* Action item: Please reproduce the full listing exactly, with nothing added.

* Data provided:
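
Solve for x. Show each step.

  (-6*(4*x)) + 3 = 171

Step 1. [(-6*(4*x)) + 3 = 171] the outer +3 inverts by subtracting 3. So sub: -6*(4*x) = 168.
Step 2. [-6*(4*x) = 168] -6 out front; divide by -6. So div: 4*x = -28.
Step 3. [4*x = -28] LHS = 4·(…); ÷4 both sides ⇒ div: x = -7.

Answer: x ∈ {-7}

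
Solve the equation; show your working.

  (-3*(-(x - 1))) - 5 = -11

Step 1. [(-3*(-(x - 1))) - 5 = -11] peel the -5: add 5 from each side ⇒ sub: -3*(-(x - 1)) = -6.
Step 2. [-3*(-(x - 1)) = -6] -3 out front; divide by -3, so div: -(x - 1) = 2.
Step 3. [-(x - 1) = 2] leading − — multiply by −1. So neg: x - 1 = -2.
Step 4. [x - 1 = -2] peel the -1: add 1 from each side. So sub: x = -1.

Answer: x ∈ {-1}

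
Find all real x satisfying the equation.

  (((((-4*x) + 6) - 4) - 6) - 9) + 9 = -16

Step 1. [(((((-4*x) + 6) - 4) - 6) - 9) + 9 = -16] +9 is outermost — subtract 9 both sides, so sub: ((((-4*x) + 6) - 4) - 6) - 9 = -25.
Step 2. [((((-4*x) + 6) - 4) - 6) - 9 = -25] peel the -9: add 9 from each side. So sub: (((-4*x) + 6) - 4) - 6 = -16.
Step 3. [(((-4*x) + 6) - 4) - 6 = -16] add 6: x sits inside (… - 6) ⇒ sub: ((-4*x) + 6) - 4 = -10.
Step 4. [((-4*x) + 6) - 4 = -10] -4 is outermost — add 4 both sides ⇒ sub: (-4*x) + 6 = -6.
Step 5. [(-4*x) + 6 = -6] the outer +6 inverts by subtracting 6 ⇒ sub: -4*x = -12.
Step 6. [-4*x = -12] leading coefficient -4: divide by -4 ⇒ div: x = 3.

Answer: x ∈ {3}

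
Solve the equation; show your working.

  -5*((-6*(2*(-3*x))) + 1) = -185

Step 1. [-5*((-6*(2*(-3*x))) + 1) = -185] leading coefficient -5: divide by -5, so div: (-6*(2*(-3*x))) + 1 = 37.
Step 2. [(-6*(2*(-3*x))) + 1 = 37] the outer +1 inverts by subtracting 1. So sub: -6*(2*(-3*x)) = 36.
Step 3. [-6*(2*(-3*x)) = 36] LHS = -6·(…); ÷-6 both sides ⇒ div: 2*(-3*x) = -6.
Step 4. [2*(-3*x) = -6] 2 out front; divide by 2 ⇒ div: -3*x = -3.
Step 5. [-3*x = -3] LHS = -3·(…); ÷-3 both sides ⇒ div: x = 1.

Answer: x ∈ {1}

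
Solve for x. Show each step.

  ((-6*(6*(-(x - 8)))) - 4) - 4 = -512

Step 1. [((-6*(6*(-(x - 8)))) - 4) - 4 = -512] the outer -4 inverts by adding 4 ⇒ sub: (-6*(6*(-(x - 8)))) - 4 = -508.
Step 2. [(-6*(6*(-(x - 8)))) - 4 = -508] 4 comes off first (add 4), so sub: -6*(6*(-(x - 8))) = -504.
Step 3. [-6*(6*(-(x - 8))) = -504] LHS = -6·(…); ÷-6 both sides ⇒ div: 6*(-(x - 8)) = 84.
Step 4. [6*(-(x - 8)) = 84] LHS = 6·(…); ÷6 both sides ⇒ div: -(x - 8) = 14.
Step 5. [-(x - 8) = 14] flip signs both sides. So neg: x - 8 = -14.
Step 6. [x - 8 = -14] peel the -8: add 8 from each side ⇒ sub: x = -6.

Answer: x ∈ {-6}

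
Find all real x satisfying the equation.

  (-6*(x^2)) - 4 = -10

Step 1. [(-6*(x^2)) - 4 = -10] -4 is outermost — add 4 both sides, so sub: -6*(x^2) = -6.
Step 2. [-6*(x^2) = -6] -6·(inner) — divide through by -6, so div: x^2 = 1.
Step 3. [x^2 = 1] √ both sides: 1 ≥ 0 gives two branches. So sqrt: x = 1 or -1.

Answer: x ∈ {-1, 1}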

* Completed exercise:
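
Solve for x. Show each step.

  (-6*(4*x)) + 3 = 171

Step 1. [(-6*(4*x)) + 3 = 171] the outer +3 inverts by subtracting 3. So sub: -6*(4*x) = 168.
Step 2. [-6*(4*x) = 168] -6 out front; divide by -6. So div: 4*x = -28.
Step 3. [4*x = -28] LHS = 4·(…); ÷4 both sides ⇒ div: x = -7.

Answer: x ∈ {-7}

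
Solve the equation; show your working.

  (-3*(-(x - 1))) - 5 = -11

Step 1. [(-3*(-(x - 1))) - 5 = -11] peel the -5: add 5 from each side ⇒ sub: -3*(-(x - 1)) = -6.
Step 2. [-3*(-(x - 1)) = -6] -3 out front; divide by -3, so div: -(x - 1) = 2.
Step 3. [-(x - 1) = 2] leading − — multiply by −1. So neg: x - 1 = -2.
Step 4. [x - 1 = -2] peel the -1: add 1 from each side. So sub: x = -1.

Answer: x ∈ {-1}

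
Find all real x satisfying the equation.

  (((((-4*x) + 6) - 4) - 6) - 9) + 9 = -16

Step 1. [(((((-4*x) + 6) - 4) - 6) - 9) + 9 = -16] +9 is outermost — subtract 9 both sides, so sub: ((((-4*x) + 6) - 4) - 6) - 9 = -25.
Step 2. [((((-4*x) + 6) - 4) - 6) - 9 = -25] peel the -9: add 9 from each side. So sub: (((-4*x) + 6) - 4) - 6 = -16.
Step 3. [(((-4*x) + 6) - 4) - 6 = -16] add 6: x sits inside (… - 6) ⇒ sub: ((-4*x) + 6) - 4 = -10.
Step 4. [((-4*x) + 6) - 4 = -10] -4 is outermost — add 4 both sides ⇒ sub: (-4*x) + 6 = -6.
Step 5. [(-4*x) + 6 = -6] the outer +6 inverts by subtracting 6 ⇒ sub: -4*x = -12.
Step 6. [-4*x = -12] leading coefficient -4: divide by -4 ⇒ div: x = 3.

Answer: x ∈ {3}

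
Solve the equation; show your working.

  -5*((-6*(2*(-3*x))) + 1) = -185

Step 1. [-5*((-6*(2*(-3*x))) + 1) = -185] leading coefficient -5: divide by -5, so div: (-6*(2*(-3*x))) + 1 = 37.
Step 2. [(-6*(2*(-3*x))) + 1 = 37] the outer +1 inverts by subtracting 1. So sub: -6*(2*(-3*x)) = 36.
Step 3. [-6*(2*(-3*x)) = 36] LHS = -6·(…); ÷-6 both sides ⇒ div: 2*(-3*x) = -6.
Step 4. [2*(-3*x) = -6] 2 out front; divide by 2 ⇒ div: -3*x = -3.
Step 5. [-3*x = -3] LHS = -3·(…); ÷-3 both sides ⇒ div: x = 1.

Answer: x ∈ {1}

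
Solve for x. Show each step.

  ((-6*(6*(-(x - 8)))) - 4) - 4 = -512

Step 1. [((-6*(6*(-(x - 8)))) - 4) - 4 = -512] the outer -4 inverts by adding 4 ⇒ sub: (-6*(6*(-(x - 8)))) - 4 = -508.
Step 2. [(-6*(6*(-(x - 8)))) - 4 = -508] 4 comes off first (add 4), so sub: -6*(6*(-(x - 8))) = -504.
Step 3. [-6*(6*(-(x - 8))) = -504] LHS = -6·(…); ÷-6 both sides ⇒ div: 6*(-(x - 8)) = 84.
Step 4. [6*(-(x - 8)) = 84] LHS = 6·(…); ÷6 both sides ⇒ div: -(x - 8) = 14.
Step 5. [-(x - 8) = 14] flip signs both sides. So neg: x - 8 = -14.
Step 6. [x - 8 = -14] peel the -8: add 8 from each side ⇒ sub: x = -6.

Answer: x ∈ {-6}

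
Find all real x satisfying the equation.

  (-6*(x^2)) - 4 = -10

Step 1. [(-6*(x^2)) - 4 = -10] -4 is outermost — add 4 both sides, so sub: -6*(x^2) = -6.
Step 2. [-6*(x^2) = -6] -6·(inner) — divide through by -6, so div: x^2 = 1.
Step 3. [x^2 = 1] √ both sides: 1 ≥ 0 gives two branches. So sqrt: x = 1 or -1.

Answer: x ∈ {-1, 1}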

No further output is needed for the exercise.